▶ _PROVIDED DATA_:
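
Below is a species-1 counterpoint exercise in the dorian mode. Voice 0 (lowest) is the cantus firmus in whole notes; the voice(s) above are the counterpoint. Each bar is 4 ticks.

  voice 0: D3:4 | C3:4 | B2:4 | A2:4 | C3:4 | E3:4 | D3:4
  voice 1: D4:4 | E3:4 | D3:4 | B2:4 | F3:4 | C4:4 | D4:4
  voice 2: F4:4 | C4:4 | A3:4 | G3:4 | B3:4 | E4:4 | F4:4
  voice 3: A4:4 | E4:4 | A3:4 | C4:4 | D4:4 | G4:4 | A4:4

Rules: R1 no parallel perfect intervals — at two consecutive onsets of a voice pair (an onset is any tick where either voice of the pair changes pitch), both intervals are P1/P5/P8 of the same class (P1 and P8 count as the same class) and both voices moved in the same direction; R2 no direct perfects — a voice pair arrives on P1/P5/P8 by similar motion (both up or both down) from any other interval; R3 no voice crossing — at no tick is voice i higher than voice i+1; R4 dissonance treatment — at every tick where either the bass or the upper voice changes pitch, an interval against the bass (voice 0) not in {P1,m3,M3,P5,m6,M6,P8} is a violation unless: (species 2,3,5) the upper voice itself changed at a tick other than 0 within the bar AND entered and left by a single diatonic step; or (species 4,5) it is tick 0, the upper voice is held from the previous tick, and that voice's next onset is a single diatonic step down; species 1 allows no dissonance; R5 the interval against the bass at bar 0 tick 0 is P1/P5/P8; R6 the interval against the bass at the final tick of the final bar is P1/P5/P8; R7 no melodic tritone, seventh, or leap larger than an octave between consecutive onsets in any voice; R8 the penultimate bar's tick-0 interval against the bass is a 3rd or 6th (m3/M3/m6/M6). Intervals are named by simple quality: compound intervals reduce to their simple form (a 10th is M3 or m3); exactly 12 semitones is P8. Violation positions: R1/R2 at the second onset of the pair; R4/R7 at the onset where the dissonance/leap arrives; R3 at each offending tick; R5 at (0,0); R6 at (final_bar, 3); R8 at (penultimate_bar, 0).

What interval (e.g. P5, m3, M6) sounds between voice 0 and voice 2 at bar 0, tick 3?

voice 0=D3 voice 2=F4 -> m3

m3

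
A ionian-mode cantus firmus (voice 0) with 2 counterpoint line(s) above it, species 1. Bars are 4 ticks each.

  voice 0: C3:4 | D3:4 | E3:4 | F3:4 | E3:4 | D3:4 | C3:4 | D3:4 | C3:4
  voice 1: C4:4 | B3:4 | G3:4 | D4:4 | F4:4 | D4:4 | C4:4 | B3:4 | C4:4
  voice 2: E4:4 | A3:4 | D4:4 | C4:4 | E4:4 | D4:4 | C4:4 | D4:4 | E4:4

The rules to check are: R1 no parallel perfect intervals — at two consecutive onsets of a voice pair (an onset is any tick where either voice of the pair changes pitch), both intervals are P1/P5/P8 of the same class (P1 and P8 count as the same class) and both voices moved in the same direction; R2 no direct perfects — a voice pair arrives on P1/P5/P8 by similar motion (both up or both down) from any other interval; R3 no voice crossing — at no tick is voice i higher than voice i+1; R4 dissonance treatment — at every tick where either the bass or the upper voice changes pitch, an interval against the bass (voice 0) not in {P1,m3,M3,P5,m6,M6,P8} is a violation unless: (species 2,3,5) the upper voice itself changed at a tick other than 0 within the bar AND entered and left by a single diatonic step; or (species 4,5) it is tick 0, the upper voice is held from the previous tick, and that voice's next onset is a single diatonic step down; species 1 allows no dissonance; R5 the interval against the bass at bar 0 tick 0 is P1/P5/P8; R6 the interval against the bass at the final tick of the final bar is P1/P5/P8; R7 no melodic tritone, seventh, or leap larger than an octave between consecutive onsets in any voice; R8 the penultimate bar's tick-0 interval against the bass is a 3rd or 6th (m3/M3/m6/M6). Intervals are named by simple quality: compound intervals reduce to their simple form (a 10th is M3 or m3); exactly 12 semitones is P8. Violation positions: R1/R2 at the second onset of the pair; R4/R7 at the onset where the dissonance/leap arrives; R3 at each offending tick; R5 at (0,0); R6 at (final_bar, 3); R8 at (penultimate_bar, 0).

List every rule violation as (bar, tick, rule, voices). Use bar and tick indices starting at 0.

bar 0: v0=C3 v1=C4 v2=E4 downbeat M3
bar 1: v0=D3 v1=B3 v2=A3 downbeat P5
bar 2: v0=E3 v1=G3 v2=D4 downbeat m7
bar 3: v0=F3 v1=D4 v2=C4 downbeat P5
bar 4: v0=E3 v1=F4 v2=E4 downbeat P8
bar 5: v0=D3 v1=D4 v2=D4 downbeat P8
bar 6: v0=C3 v1=C4 v2=C4 downbeat P8
bar 7: v0=D3 v1=B3 v2=D4 downbeat P8
bar 8: v0=C3 v1=C4 v2=E4 downbeat M3
  -> R5 @ bar 0 tick 0 v(0, 2): opens on M3
  -> R3 @ bar 1 tick 0 v(1, 2): B3 above A3
  -> R3 @ bar 1 tick 1 v(1, 2): B3 above A3
  -> R3 @ bar 1 tick 2 v(1, 2): B3 above A3
  -> R3 @ bar 1 tick 3 v(1, 2): B3 above A3
  -> R4 @ bar 2 tick 0 v(0, 2): E3/D4 m7 untreated
  -> R3 @ bar 3 tick 0 v(1, 2): D4 above C4
  -> R3 @ bar 3 tick 1 v(1, 2): D4 above C4
  -> R3 @ bar 3 tick 2 v(1, 2): D4 above C4
  -> R3 @ bar 3 tick 3 v(1, 2): D4 above C4
  -> R3 @ bar 4 tick 0 v(1, 2): F4 above E4
  -> R4 @ bar 4 tick 0 v(0, 1): E3/F4 m2 untreated
  -> R3 @ bar 4 tick 1 v(1, 2): F4 above E4
  -> R3 @ bar 4 tick 2 v(1, 2): F4 above E4
  -> R3 @ bar 4 tick 3 v(1, 2): F4 above E4
  -> R1 @ bar 5 tick 0 v(0, 2): E3/E4 P8 -> D3/D4 P8 similar
  -> R2 @ bar 5 tick 0 v(0, 1): E3/F4 m2 -> D3/D4 P8 similar
  -> R2 @ bar 5 tick 0 v(1, 2): F4/E4 m2 -> D4/D4 P1 similar
  -> R1 @ bar 6 tick 0 v(0, 1): D3/D4 P8 -> C3/C4 P8 similar
  -> R1 @ bar 6 tick 0 v(0, 2): D3/D4 P8 -> C3/C4 P8 similar
  -> R1 @ bar 6 tick 0 v(1, 2): D4/D4 P1 -> C4/C4 P1 similar
  -> R1 @ bar 7 tick 0 v(0, 2): C3/C4 P8 -> D3/D4 P8 similar
  -> R8 @ bar 7 tick 0 v(0, 2): penult P8 not 3rd/6th
  -> R6 @ bar 8 tick 3 v(0, 2): closes on M3

(0, 0, R5, (0, 2))
(1, 0, R3, (1, 2))
(1, 1, R3, (1, 2))
(1, 2, R3, (1, 2))
(1, 3, R3, (1, 2))
(2, 0, R4, (0, 2))
(3, 0, R3, (1, 2))
(3, 1, R3, (1, 2))
(3, 2, R3, (1, 2))
(3, 3, R3, (1, 2))
(4, 0, R3, (1, 2))
(4, 0, R4, (0, 1))
(4, 1, R3, (1, 2))
(4, 2, R3, (1, 2))
(4, 3, R3, (1, 2))
(5, 0, R1, (0, 2))
(5, 0, R2, (0, 1))
(5, 0, R2, (1, 2))
(6, 0, R1, (0, 1))
(6, 0, R1, (0, 2))
(6, 0, R1, (1, 2))
(7, 0, R1, (0, 2))
(7, 0, R8, (0, 2))
(8, 3, R6, (0, 2))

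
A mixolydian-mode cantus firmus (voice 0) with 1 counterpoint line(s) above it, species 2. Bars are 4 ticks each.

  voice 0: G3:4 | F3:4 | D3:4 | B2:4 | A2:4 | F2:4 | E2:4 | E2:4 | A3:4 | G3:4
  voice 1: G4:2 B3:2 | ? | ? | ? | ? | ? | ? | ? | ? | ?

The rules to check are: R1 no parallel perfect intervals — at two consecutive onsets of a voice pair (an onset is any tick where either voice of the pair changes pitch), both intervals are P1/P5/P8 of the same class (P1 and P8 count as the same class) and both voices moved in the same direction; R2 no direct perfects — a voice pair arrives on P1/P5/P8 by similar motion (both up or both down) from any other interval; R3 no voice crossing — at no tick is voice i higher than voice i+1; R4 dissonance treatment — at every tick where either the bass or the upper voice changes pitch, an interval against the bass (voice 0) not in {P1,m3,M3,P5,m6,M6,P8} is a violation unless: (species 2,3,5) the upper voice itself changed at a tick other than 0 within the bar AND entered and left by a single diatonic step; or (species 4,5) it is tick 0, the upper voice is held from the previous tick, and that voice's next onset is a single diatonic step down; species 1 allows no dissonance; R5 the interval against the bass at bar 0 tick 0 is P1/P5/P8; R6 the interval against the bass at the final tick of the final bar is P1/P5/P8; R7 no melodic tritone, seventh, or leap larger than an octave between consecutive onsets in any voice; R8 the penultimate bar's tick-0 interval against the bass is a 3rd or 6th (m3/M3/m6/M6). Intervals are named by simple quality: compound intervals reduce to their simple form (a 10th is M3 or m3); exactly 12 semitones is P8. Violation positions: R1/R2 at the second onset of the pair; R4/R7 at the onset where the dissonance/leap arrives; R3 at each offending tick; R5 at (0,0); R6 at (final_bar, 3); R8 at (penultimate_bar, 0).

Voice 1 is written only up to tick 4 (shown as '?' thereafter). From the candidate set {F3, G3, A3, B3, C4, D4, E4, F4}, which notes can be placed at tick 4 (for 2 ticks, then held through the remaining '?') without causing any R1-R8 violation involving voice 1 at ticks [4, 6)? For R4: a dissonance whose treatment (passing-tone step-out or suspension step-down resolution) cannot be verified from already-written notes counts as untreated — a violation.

F3: violates R2,R7
G3: violates R4
A3: legal
B3: violates R4
C4: legal
D4: legal
E4: violates R4
F4: violates R7

{A3, C4, D4}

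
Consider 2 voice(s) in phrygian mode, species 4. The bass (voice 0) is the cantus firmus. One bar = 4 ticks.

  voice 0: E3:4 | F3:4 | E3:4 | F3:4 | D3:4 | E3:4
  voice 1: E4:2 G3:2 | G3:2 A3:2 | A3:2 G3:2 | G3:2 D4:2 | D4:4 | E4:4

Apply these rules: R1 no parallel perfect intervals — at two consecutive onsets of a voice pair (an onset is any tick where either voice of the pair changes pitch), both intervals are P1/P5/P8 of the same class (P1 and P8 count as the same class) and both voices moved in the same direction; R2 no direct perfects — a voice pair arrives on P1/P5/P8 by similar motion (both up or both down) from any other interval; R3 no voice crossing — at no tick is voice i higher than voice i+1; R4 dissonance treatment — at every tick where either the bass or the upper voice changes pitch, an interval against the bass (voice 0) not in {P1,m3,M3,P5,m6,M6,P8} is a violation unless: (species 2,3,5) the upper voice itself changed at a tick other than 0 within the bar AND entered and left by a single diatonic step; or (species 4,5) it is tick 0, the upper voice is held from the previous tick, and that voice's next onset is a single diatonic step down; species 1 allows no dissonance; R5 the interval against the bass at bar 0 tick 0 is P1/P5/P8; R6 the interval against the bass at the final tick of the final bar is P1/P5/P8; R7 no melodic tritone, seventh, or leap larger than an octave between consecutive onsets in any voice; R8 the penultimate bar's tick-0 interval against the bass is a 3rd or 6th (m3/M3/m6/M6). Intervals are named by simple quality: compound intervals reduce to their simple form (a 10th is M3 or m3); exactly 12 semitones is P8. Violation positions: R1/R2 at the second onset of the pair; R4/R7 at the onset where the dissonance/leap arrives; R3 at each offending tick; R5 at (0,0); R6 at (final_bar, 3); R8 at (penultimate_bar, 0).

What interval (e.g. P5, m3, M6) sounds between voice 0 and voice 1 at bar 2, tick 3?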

▶ _WHAT IS EXPECTED_:
Only the lines above from the one with "Consider 2 voice(s)" up to and including the one with "Apply these rules: R1" should be repeated, exactly as written.

▶ _RESPONSE AREA_:
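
Consider 2 voice(s) in phrygian mode, species 4. The bass (voice 0) is the cantus firmus. One bar = 4 ticks.

  voice 0: E3:4 | F3:4 | E3:4 | F3:4 | D3:4 | E3:4
  voice 1: E4:2 G3:2 | G3:2 A3:2 | A3:2 G3:2 | G3:2 D4:2 | D4:4 | E4:4

Apply these rules: R1 no parallel perfect intervals — at two consecutive onsets of a voice pair (an onset is any tick where either voice of the pair changes pitch), both intervals are P1/P5/P8 of the same class (P1 and P8 count as the same class) and both voices moved in the same direction; R2 no direct perfects — a voice pair arrives on P1/P5/P8 by similar motion (both up or both down) from any other interval; R3 no voice crossing — at no tick is voice i higher than voice i+1; R4 dissonance treatment — at every tick where either the bass or the upper voice changes pitch, an interval against the bass (voice 0) not in {P1,m3,M3,P5,m6,M6,P8} is a violation unless: (species 2,3,5) the upper voice itself changed at a tick other than 0 within the bar AND entered and left by a single diatonic step; or (species 4,5) it is tick 0, the upper voice is held from the previous tick, and that voice's next onset is a single diatonic step down; species 1 allows no dissonance; R5 the interval against the bass at bar 0 tick 0 is P1/P5/P8; R6 the interval against the bass at the final tick of the final bar is P1/P5/P8; R7 no melodic tritone, seventh, or leap larger than an octave between consecutive onsets in any voice; R8 the penultimate bar's tick-0 interval against the bass is a 3rd or 6th (m3/M3/m6/M6). Intervals are named by simple quality: compound intervals reduce to their simple form (a 10th is M3 or m3); exactly 12 semitones is P8. Violation positions: R1/R2 at the second onset of the pair; R4/R7 at the onset where the dissonance/leap arrives; R3 at each offending tick; R5 at (0,0); R6 at (final_bar, 3); R8 at (penultimate_bar, 0).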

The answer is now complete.